▼

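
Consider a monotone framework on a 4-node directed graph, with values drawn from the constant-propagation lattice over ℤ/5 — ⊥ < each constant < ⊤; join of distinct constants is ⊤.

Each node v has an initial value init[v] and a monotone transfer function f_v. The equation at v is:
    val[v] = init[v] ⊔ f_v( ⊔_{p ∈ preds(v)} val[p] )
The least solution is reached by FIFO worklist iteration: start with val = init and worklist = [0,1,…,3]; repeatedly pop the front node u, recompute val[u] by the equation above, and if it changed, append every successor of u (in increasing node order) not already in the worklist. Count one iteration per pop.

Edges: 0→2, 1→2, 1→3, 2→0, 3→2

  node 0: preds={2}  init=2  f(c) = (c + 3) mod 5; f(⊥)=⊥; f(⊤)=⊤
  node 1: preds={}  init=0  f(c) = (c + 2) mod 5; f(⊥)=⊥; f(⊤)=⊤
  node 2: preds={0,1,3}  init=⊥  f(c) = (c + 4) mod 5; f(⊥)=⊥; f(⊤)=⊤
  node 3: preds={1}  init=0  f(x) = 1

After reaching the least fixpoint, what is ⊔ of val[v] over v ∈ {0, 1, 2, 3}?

⊤

Worklist (6 pops):
  #1 pop 0: in=⊥ → 2 (no change)
  #2 pop 1: in=⊥ → 0 (no change)
  #3 pop 2: in=⊤ → ⊤ (was ⊥); enqueue [0]
  #4 pop 3: in=0 → ⊤ (was 0); enqueue [2]
  #5 pop 0: in=⊤ → ⊤ (was 2); enqueue []
  #6 pop 2: in=⊤ → ⊤ (no change)

Fixpoint:
  val[0] = ⊤
  val[1] = 0
  val[2] = ⊤
  val[3] = ⊤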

▲

Counting only lines that hold the string "preds", how many are there in the listing above? Give that number by itself.

▸ OUTPUT: 5